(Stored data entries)
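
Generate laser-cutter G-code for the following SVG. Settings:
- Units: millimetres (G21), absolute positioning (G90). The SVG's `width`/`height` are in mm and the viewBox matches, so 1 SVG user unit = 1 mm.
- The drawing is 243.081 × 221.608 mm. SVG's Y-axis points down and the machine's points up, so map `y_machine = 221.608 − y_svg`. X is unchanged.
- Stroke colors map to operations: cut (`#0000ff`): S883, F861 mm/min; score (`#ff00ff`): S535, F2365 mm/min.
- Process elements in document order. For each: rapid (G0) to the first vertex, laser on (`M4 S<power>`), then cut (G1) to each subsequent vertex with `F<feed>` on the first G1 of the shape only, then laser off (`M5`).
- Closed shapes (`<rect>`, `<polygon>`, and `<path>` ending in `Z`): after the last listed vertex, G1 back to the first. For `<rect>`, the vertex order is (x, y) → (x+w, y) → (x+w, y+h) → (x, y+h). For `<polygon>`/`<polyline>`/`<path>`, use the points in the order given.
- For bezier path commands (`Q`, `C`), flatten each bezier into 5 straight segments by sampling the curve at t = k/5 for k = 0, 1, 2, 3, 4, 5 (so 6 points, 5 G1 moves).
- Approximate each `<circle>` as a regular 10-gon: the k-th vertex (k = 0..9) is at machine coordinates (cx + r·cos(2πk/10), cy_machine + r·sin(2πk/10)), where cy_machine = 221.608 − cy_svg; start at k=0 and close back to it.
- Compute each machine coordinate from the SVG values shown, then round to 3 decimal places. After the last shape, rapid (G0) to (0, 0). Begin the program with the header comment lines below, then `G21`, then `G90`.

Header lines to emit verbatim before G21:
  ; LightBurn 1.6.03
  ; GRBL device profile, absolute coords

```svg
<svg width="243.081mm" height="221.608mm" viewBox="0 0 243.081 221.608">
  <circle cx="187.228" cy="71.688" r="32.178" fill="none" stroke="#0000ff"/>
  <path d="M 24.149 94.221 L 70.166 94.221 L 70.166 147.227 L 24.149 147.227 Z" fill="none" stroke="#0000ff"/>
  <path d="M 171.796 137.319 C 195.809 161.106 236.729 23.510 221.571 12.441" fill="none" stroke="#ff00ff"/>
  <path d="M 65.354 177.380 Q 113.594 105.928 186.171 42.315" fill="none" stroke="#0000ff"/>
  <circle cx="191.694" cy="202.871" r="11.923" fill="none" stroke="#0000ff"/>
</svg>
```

; LightBurn 1.6.03
; GRBL device profile, absolute coords
G21
G90
G0 X219.406 Y149.920
M4 S883
G1 X213.261 Y168.834 F861
G1 X197.172 Y180.523
G1 X177.284 Y180.523
G1 X161.195 Y168.834
G1 X155.050 Y149.920
G1 X161.195 Y131.006
G1 X177.284 Y119.317
G1 X197.172 Y119.317
G1 X213.261 Y131.006
G1 X219.406 Y149.920
M5
G0 X24.149 Y127.387
M4 S883
G1 X70.166 Y127.387 F861
G1 X70.166 Y74.381
G1 X24.149 Y74.381
G1 X24.149 Y127.387
M5
G0 X171.796 Y84.289
M4 S535
G1 X187.649 Y87.079 F2365
G1 X204.056 Y114.782
G1 X217.514 Y153.577
G1 X224.520 Y189.646
G1 X221.571 Y209.167
M5
G0 X65.354 Y44.228
M4 S883
G1 X85.623 Y72.495 F861
G1 X107.840 Y100.135
G1 X132.003 Y127.148
G1 X158.114 Y153.534
G1 X186.171 Y179.293
M5
G0 X203.617 Y18.737
M4 S883
G1 X201.340 Y25.745 F861
G1 X195.378 Y30.076
G1 X188.010 Y30.076
G1 X182.048 Y25.745
G1 X179.771 Y18.737
G1 X182.048 Y11.729
G1 X188.010 Y7.398
G1 X195.378 Y7.398
G1 X201.340 Y11.729
G1 X203.617 Y18.737
M5
G0 X0.000 Y0.000

Since the viewBox matches the mm dimensions, user units are millimetres directly. The only transform is the Y-flip y_m = 221.608 − y_svg.

Shape 1 is a circle drawn with `<circle>`. Its stroke #0000ff means cut at S883, F861. After flipping Y the toolpath is (219.406,149.920) → (213.261,168.834) → (197.172,180.523) → (177.284,180.523) → (161.195,168.834) → (155.050,149.920) → (161.195,131.006) → (177.284,119.317) → (197.172,119.317) → (213.261,131.006) → (219.406,149.920), returning to the start.

Shape 2 is a rectangle drawn with `<path>`. Its stroke #0000ff means cut at S883, F861. After flipping Y the toolpath is (24.149,127.387) → (70.166,127.387) → (70.166,74.381) → (24.149,74.381) → (24.149,127.387), returning to the start.

Shape 3 is a cubic bezier drawn with `<path>`. Its stroke #ff00ff means score at S535, F2365. After flipping Y the toolpath is (171.796,84.289) → (187.649,87.079) → (204.056,114.782) → (217.514,153.577) → (224.520,189.646) → (221.571,209.167).

Shape 4 is a quadratic bezier drawn with `<path>`. Its stroke #0000ff means cut at S883, F861. After flipping Y the toolpath is (65.354,44.228) → (85.623,72.495) → (107.840,100.135) → (132.003,127.148) → (158.114,153.534) → (186.171,179.293).

Shape 5 is a circle drawn with `<circle>`. Its stroke #0000ff means cut at S883, F861. After flipping Y the toolpath is (203.617,18.737) → (201.340,25.745) → (195.378,30.076) → (188.010,30.076) → (182.048,25.745) → (179.771,18.737) → (182.048,11.729) → (188.010,7.398) → (195.378,7.398) → (201.340,11.729) → (203.617,18.737), returning to the start.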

* EXERCISE *
What lines in the records above include the string "first"? Copy each one.

* RESPONSE TO THE EXERCISE *
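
- Process elements in document order. For each: rapid (G0) to the first vertex, laser on (`M4 S<power>`), then cut (G1) to each subsequent vertex with `F<feed>` on the first G1 of the shape only, then laser off (`M5`).
- Closed shapes (`<rect>`, `<polygon>`, and `<path>` ending in `Z`): after the last listed vertex, G1 back to the first. For `<rect>`, the vertex order is (x, y) → (x+w, y) → (x+w, y+h) → (x, y+h). For `<polygon>`/`<polyline>`/`<path>`, use the points in the order given.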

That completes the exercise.